*WHAT THE TASK REQUIRES*
Check each line of the entries below for the word "Compare", and copy out the ones that have it.

__________

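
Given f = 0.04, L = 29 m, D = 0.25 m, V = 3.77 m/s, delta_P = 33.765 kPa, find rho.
Formula: \Delta P = f \frac{L}{D} \frac{\rho V^2}{2}
Substituting knowns: 33.765 = 0.04·(29/0.25)·0.5·rho·3.77²/1000
Solving for rho: rho = (33.765·1000)/(0.04·(29/0.25)·0.5·3.77²) = 1024 kg/m³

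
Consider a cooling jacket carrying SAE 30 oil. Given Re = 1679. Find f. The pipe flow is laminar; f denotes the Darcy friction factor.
Formula: f = \frac{64}{Re}
f = 64/1679 = 0.03812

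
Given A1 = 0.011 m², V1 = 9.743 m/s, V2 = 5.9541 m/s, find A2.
Formula: V_2 = \frac{A_1 V_1}{A_2}
Substituting knowns: 5.9541 = 0.011·9.743/A2
Solving for A2: A2 = 0.011·9.743/5.9541 = 0.018 m²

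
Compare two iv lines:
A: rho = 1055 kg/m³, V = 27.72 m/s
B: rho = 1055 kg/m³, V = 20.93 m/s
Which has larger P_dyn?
P_dyn(A) = 405.3 kPa, P_dyn(B) = 231.1 kPa. Answer: A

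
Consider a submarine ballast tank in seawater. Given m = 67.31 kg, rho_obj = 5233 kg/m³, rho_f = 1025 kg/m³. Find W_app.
Formula: W_{app} = mg\left(1 - \frac{\rho_f}{\rho_{obj}}\right)
W_app = 67.31·9.81·(1 − 1025/5233) = 531 N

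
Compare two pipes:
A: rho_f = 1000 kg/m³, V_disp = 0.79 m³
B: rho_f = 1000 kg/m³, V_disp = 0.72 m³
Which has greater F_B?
F_B(A) = 7750 N, F_B(B) = 7063 N. Answer: A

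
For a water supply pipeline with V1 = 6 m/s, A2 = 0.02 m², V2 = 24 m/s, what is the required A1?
Formula: V_2 = \frac{A_1 V_1}{A_2}
Substituting knowns: 24 = A1·6/0.02
Solving for A1: A1 = 24·0.02/6 = 0.08 m²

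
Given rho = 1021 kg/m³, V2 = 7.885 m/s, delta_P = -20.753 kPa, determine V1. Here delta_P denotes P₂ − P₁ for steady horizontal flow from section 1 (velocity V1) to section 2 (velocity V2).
Formula: \Delta P = \frac{1}{2} \rho (V_1^2 - V_2^2)
Substituting knowns: -20.753 = 0.5·1021·(V1² − 7.885²)/1000
Solving for V1: V1 = √(7.885² + 2·(-20.753·1000)/1021) = 4.639 m/s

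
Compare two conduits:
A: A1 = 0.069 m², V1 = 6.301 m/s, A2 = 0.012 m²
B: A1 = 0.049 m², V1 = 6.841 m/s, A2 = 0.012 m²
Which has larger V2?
V2(A) = 36.23 m/s, V2(B) = 27.93 m/s. Answer: A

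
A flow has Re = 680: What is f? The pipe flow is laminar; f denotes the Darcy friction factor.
Formula: f = \frac{64}{Re}
f = 64/680 = 0.09412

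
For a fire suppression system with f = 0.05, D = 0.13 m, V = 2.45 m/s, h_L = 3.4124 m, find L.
Formula: h_L = f \frac{L}{D} \frac{V^2}{2g}
Substituting knowns: 3.4124 = 0.05·(L/0.13)·2.45²/(2·9.81)
Solving for L: L = 3.4124·2·9.81·0.13/(0.05·2.45²) = 29 m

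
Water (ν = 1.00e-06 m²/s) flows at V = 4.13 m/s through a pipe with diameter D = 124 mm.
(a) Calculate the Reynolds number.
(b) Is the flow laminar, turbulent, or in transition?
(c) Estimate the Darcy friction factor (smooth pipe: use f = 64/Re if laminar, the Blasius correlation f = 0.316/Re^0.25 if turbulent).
(a) Re = V·D/ν = 4.13·0.124/1.00e-06 = 512120
(b) Flow regime: turbulent (Re > 4000)
(c) Friction factor: f = 0.316/Re^0.25 = 0.316/512120^0.25 = 0.01181 (Blasius is strictly valid for Re ≲ 1e5; used here as the smooth-pipe estimate the problem specifies)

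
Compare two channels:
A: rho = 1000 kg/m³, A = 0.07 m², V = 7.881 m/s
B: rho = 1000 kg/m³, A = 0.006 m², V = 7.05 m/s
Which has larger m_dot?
m_dot(A) = 551.7 kg/s, m_dot(B) = 42.3 kg/s. Answer: A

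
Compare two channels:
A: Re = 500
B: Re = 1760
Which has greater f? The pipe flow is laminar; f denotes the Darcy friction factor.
f(A) = 0.128, f(B) = 0.03636. Answer: A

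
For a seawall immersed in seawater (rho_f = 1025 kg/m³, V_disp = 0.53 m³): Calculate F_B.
Formula: F_B = \rho_f g V_{disp}
F_B = 1025·9.81·0.53 = 5329 N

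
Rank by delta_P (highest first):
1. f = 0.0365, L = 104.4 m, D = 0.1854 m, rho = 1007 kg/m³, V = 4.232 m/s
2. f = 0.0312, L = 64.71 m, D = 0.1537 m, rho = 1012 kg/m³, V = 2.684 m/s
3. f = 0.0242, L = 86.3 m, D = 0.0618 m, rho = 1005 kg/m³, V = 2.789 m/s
Case 1: delta_P = 185.3 kPa
Case 2: delta_P = 47.88 kPa
Case 3: delta_P = 132.1 kPa
Ranking (highest first): 1, 3, 2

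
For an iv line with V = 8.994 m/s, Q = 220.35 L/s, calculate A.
Formula: Q = A V
Substituting knowns: 220.35 = A·8.994·1000
Solving for A: A = (220.35/1000)/8.994 = 0.0245 m²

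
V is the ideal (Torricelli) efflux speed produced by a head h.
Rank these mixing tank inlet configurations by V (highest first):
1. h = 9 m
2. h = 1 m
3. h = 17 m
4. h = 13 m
Case 1: V = 13.29 m/s
Case 2: V = 4.429 m/s
Case 3: V = 18.26 m/s
Case 4: V = 15.97 m/s
Ranking (highest first): 3, 4, 1, 2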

__________

*ANSWER*
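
Compare two iv lines:
Compare two pipes:
Compare two conduits:
Compare two channels:
Compare two channels: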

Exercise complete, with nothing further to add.